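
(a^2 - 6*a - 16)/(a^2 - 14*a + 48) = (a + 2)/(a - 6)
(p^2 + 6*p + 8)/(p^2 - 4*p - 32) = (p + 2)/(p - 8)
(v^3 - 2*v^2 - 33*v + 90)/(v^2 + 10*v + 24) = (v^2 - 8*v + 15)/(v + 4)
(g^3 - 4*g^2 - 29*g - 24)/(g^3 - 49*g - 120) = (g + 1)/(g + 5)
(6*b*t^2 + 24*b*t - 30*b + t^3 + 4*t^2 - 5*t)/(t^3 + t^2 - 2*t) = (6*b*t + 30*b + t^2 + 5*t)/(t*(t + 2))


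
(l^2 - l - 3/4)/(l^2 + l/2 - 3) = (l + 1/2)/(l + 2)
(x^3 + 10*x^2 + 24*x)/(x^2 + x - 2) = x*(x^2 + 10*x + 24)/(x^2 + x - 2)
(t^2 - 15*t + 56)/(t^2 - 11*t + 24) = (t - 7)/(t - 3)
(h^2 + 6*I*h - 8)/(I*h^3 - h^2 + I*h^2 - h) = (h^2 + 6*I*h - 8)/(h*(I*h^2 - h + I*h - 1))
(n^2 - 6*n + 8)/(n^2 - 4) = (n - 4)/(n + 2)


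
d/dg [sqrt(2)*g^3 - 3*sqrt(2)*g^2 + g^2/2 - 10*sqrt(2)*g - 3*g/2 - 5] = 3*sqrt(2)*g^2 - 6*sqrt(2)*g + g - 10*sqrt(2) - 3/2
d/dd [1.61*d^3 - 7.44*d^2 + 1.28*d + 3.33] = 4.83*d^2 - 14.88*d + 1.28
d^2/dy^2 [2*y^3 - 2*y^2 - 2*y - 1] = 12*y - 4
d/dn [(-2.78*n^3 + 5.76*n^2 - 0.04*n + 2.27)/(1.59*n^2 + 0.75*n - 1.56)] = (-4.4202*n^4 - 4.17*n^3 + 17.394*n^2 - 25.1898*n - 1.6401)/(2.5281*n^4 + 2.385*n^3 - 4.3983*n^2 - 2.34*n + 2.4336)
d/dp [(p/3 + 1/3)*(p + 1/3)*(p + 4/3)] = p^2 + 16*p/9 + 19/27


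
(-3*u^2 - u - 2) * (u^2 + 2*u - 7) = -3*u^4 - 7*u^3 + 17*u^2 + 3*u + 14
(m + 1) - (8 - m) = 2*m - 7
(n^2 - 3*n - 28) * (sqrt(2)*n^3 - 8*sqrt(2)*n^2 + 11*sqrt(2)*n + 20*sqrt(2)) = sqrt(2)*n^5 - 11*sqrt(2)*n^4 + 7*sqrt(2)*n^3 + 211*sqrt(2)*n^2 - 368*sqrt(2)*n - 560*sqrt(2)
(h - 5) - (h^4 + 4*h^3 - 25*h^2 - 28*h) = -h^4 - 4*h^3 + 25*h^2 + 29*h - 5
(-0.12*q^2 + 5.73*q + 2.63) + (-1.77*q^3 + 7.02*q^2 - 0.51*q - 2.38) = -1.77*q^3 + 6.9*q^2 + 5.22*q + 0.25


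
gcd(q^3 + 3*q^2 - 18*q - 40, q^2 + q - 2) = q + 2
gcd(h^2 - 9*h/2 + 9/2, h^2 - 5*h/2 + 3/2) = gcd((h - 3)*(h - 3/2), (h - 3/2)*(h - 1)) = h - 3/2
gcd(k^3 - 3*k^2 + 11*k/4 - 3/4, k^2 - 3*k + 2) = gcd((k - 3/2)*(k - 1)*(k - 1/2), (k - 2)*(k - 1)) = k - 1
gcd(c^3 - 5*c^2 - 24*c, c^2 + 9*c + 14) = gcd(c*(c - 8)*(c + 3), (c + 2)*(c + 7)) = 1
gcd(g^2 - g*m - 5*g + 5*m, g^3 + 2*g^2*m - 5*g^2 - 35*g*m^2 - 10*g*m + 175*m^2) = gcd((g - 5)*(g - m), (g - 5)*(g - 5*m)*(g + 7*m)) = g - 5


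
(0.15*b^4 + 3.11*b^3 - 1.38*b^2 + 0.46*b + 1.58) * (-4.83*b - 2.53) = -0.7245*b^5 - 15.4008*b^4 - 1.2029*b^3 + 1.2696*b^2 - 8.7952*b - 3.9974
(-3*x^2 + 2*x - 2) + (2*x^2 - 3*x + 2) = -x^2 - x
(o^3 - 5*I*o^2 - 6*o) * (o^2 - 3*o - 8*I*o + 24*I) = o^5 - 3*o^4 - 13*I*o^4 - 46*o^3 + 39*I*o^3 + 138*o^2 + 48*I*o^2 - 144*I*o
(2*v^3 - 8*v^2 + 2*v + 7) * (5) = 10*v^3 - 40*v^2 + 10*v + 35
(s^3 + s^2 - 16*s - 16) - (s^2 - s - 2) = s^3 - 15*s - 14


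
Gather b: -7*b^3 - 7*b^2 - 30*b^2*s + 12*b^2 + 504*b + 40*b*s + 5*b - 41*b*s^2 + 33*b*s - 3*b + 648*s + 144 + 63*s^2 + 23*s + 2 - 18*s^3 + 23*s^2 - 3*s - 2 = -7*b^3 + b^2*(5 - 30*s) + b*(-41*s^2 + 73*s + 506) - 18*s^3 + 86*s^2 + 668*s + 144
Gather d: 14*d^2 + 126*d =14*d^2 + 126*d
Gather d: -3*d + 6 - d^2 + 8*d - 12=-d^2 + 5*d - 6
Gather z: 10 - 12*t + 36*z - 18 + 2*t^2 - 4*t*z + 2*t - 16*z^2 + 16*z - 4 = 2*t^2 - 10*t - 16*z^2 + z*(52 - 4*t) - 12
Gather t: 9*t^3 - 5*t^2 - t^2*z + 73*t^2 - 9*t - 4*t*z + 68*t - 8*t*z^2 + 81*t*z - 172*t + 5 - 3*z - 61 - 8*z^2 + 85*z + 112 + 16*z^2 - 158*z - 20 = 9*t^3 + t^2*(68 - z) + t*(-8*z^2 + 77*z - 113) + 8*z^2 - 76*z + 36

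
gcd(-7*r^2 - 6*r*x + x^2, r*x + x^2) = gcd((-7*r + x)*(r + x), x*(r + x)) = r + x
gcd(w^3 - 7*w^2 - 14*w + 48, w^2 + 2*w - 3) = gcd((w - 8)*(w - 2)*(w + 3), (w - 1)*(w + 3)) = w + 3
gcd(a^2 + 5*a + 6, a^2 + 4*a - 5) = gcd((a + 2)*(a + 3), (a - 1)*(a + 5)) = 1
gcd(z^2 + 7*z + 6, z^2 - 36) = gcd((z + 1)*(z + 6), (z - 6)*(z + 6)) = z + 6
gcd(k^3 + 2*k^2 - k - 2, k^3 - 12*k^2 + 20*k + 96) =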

——————

Set the whole listing down again, unchanged.

- _COMPLETED EXERCISE_
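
(a^2 - 6*a - 16)/(a^2 - 14*a + 48) = (a + 2)/(a - 6)
(p^2 + 6*p + 8)/(p^2 - 4*p - 32) = (p + 2)/(p - 8)
(v^3 - 2*v^2 - 33*v + 90)/(v^2 + 10*v + 24) = (v^2 - 8*v + 15)/(v + 4)
(g^3 - 4*g^2 - 29*g - 24)/(g^3 - 49*g - 120) = (g + 1)/(g + 5)
(6*b*t^2 + 24*b*t - 30*b + t^3 + 4*t^2 - 5*t)/(t^3 + t^2 - 2*t) = (6*b*t + 30*b + t^2 + 5*t)/(t*(t + 2))


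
(l^2 - l - 3/4)/(l^2 + l/2 - 3) = (l + 1/2)/(l + 2)
(x^3 + 10*x^2 + 24*x)/(x^2 + x - 2) = x*(x^2 + 10*x + 24)/(x^2 + x - 2)
(t^2 - 15*t + 56)/(t^2 - 11*t + 24) = (t - 7)/(t - 3)
(h^2 + 6*I*h - 8)/(I*h^3 - h^2 + I*h^2 - h) = (h^2 + 6*I*h - 8)/(h*(I*h^2 - h + I*h - 1))
(n^2 - 6*n + 8)/(n^2 - 4) = (n - 4)/(n + 2)


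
d/dg [sqrt(2)*g^3 - 3*sqrt(2)*g^2 + g^2/2 - 10*sqrt(2)*g - 3*g/2 - 5] = 3*sqrt(2)*g^2 - 6*sqrt(2)*g + g - 10*sqrt(2) - 3/2
d/dd [1.61*d^3 - 7.44*d^2 + 1.28*d + 3.33] = 4.83*d^2 - 14.88*d + 1.28
d^2/dy^2 [2*y^3 - 2*y^2 - 2*y - 1] = 12*y - 4
d/dn [(-2.78*n^3 + 5.76*n^2 - 0.04*n + 2.27)/(1.59*n^2 + 0.75*n - 1.56)] = (-4.4202*n^4 - 4.17*n^3 + 17.394*n^2 - 25.1898*n - 1.6401)/(2.5281*n^4 + 2.385*n^3 - 4.3983*n^2 - 2.34*n + 2.4336)
d/dp [(p/3 + 1/3)*(p + 1/3)*(p + 4/3)] = p^2 + 16*p/9 + 19/27


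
(-3*u^2 - u - 2) * (u^2 + 2*u - 7) = -3*u^4 - 7*u^3 + 17*u^2 + 3*u + 14
(m + 1) - (8 - m) = 2*m - 7
(n^2 - 3*n - 28) * (sqrt(2)*n^3 - 8*sqrt(2)*n^2 + 11*sqrt(2)*n + 20*sqrt(2)) = sqrt(2)*n^5 - 11*sqrt(2)*n^4 + 7*sqrt(2)*n^3 + 211*sqrt(2)*n^2 - 368*sqrt(2)*n - 560*sqrt(2)
(h - 5) - (h^4 + 4*h^3 - 25*h^2 - 28*h) = -h^4 - 4*h^3 + 25*h^2 + 29*h - 5
(-0.12*q^2 + 5.73*q + 2.63) + (-1.77*q^3 + 7.02*q^2 - 0.51*q - 2.38) = -1.77*q^3 + 6.9*q^2 + 5.22*q + 0.25


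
gcd(q^3 + 3*q^2 - 18*q - 40, q^2 + q - 2) = q + 2
gcd(h^2 - 9*h/2 + 9/2, h^2 - 5*h/2 + 3/2) = gcd((h - 3)*(h - 3/2), (h - 3/2)*(h - 1)) = h - 3/2
gcd(k^3 - 3*k^2 + 11*k/4 - 3/4, k^2 - 3*k + 2) = gcd((k - 3/2)*(k - 1)*(k - 1/2), (k - 2)*(k - 1)) = k - 1
gcd(c^3 - 5*c^2 - 24*c, c^2 + 9*c + 14) = gcd(c*(c - 8)*(c + 3), (c + 2)*(c + 7)) = 1
gcd(g^2 - g*m - 5*g + 5*m, g^3 + 2*g^2*m - 5*g^2 - 35*g*m^2 - 10*g*m + 175*m^2) = gcd((g - 5)*(g - m), (g - 5)*(g - 5*m)*(g + 7*m)) = g - 5


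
(0.15*b^4 + 3.11*b^3 - 1.38*b^2 + 0.46*b + 1.58) * (-4.83*b - 2.53) = -0.7245*b^5 - 15.4008*b^4 - 1.2029*b^3 + 1.2696*b^2 - 8.7952*b - 3.9974
(-3*x^2 + 2*x - 2) + (2*x^2 - 3*x + 2) = -x^2 - x
(o^3 - 5*I*o^2 - 6*o) * (o^2 - 3*o - 8*I*o + 24*I) = o^5 - 3*o^4 - 13*I*o^4 - 46*o^3 + 39*I*o^3 + 138*o^2 + 48*I*o^2 - 144*I*o
(2*v^3 - 8*v^2 + 2*v + 7) * (5) = 10*v^3 - 40*v^2 + 10*v + 35
(s^3 + s^2 - 16*s - 16) - (s^2 - s - 2) = s^3 - 15*s - 14


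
Gather b: -7*b^3 - 7*b^2 - 30*b^2*s + 12*b^2 + 504*b + 40*b*s + 5*b - 41*b*s^2 + 33*b*s - 3*b + 648*s + 144 + 63*s^2 + 23*s + 2 - 18*s^3 + 23*s^2 - 3*s - 2 = -7*b^3 + b^2*(5 - 30*s) + b*(-41*s^2 + 73*s + 506) - 18*s^3 + 86*s^2 + 668*s + 144
Gather d: 14*d^2 + 126*d =14*d^2 + 126*d
Gather d: -3*d + 6 - d^2 + 8*d - 12=-d^2 + 5*d - 6
Gather z: 10 - 12*t + 36*z - 18 + 2*t^2 - 4*t*z + 2*t - 16*z^2 + 16*z - 4 = 2*t^2 - 10*t - 16*z^2 + z*(52 - 4*t) - 12
Gather t: 9*t^3 - 5*t^2 - t^2*z + 73*t^2 - 9*t - 4*t*z + 68*t - 8*t*z^2 + 81*t*z - 172*t + 5 - 3*z - 61 - 8*z^2 + 85*z + 112 + 16*z^2 - 158*z - 20 = 9*t^3 + t^2*(68 - z) + t*(-8*z^2 + 77*z - 113) + 8*z^2 - 76*z + 36

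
gcd(-7*r^2 - 6*r*x + x^2, r*x + x^2) = gcd((-7*r + x)*(r + x), x*(r + x)) = r + x
gcd(w^3 - 7*w^2 - 14*w + 48, w^2 + 2*w - 3) = gcd((w - 8)*(w - 2)*(w + 3), (w - 1)*(w + 3)) = w + 3
gcd(a^2 + 5*a + 6, a^2 + 4*a - 5) = gcd((a + 2)*(a + 3), (a - 1)*(a + 5)) = 1
gcd(z^2 + 7*z + 6, z^2 - 36) = gcd((z + 1)*(z + 6), (z - 6)*(z + 6)) = z + 6
gcd(k^3 + 2*k^2 - k - 2, k^3 - 12*k^2 + 20*k + 96) =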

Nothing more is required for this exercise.